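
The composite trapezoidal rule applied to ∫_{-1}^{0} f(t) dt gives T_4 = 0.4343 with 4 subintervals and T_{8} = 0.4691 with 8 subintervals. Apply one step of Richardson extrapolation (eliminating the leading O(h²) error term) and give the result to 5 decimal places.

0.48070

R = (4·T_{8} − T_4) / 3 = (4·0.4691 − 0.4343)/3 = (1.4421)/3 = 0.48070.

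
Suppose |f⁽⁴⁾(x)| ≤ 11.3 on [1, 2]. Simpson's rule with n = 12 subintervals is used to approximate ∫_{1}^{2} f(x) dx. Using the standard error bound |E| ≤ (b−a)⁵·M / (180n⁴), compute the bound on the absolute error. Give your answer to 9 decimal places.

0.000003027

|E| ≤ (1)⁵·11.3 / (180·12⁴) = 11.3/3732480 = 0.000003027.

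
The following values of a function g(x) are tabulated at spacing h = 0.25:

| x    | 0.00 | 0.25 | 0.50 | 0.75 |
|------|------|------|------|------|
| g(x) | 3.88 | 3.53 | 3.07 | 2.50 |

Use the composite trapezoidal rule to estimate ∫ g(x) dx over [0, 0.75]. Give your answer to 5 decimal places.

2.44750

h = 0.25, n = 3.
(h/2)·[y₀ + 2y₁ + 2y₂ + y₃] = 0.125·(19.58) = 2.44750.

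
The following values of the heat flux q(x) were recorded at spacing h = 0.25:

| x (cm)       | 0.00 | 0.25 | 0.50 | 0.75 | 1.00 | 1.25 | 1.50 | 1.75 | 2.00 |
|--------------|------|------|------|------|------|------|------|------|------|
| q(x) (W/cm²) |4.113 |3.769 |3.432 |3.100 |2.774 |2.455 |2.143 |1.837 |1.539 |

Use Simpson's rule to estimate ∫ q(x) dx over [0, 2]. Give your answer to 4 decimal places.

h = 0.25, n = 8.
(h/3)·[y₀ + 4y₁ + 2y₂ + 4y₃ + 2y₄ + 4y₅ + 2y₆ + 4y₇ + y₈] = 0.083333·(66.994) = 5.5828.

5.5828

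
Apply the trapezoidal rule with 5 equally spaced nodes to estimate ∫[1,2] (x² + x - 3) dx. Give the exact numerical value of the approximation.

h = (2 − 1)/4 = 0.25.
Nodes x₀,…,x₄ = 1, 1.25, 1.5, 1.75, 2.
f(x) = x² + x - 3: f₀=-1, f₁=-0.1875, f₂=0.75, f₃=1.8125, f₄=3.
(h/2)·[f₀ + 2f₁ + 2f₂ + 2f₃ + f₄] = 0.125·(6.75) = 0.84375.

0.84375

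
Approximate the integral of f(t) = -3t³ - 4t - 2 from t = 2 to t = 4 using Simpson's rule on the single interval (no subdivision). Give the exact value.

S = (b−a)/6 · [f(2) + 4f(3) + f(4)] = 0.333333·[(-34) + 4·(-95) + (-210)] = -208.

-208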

▸ **WORK ORDER**
Write out only the lines that run from the line containing "Use the composite" through the line containing "1.75 | 2.00 |", both included, exactly as they appear above.

▸ **EXERCISE RESULT**
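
Use the composite trapezoidal rule to estimate ∫ g(x) dx over [0, 0.75]. Give your answer to 5 decimal places.

2.44750

h = 0.25, n = 3.
(h/2)·[y₀ + 2y₁ + 2y₂ + y₃] = 0.125·(19.58) = 2.44750.

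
The following values of the heat flux q(x) were recorded at spacing h = 0.25:

| x (cm)       | 0.00 | 0.25 | 0.50 | 0.75 | 1.00 | 1.25 | 1.50 | 1.75 | 2.00 |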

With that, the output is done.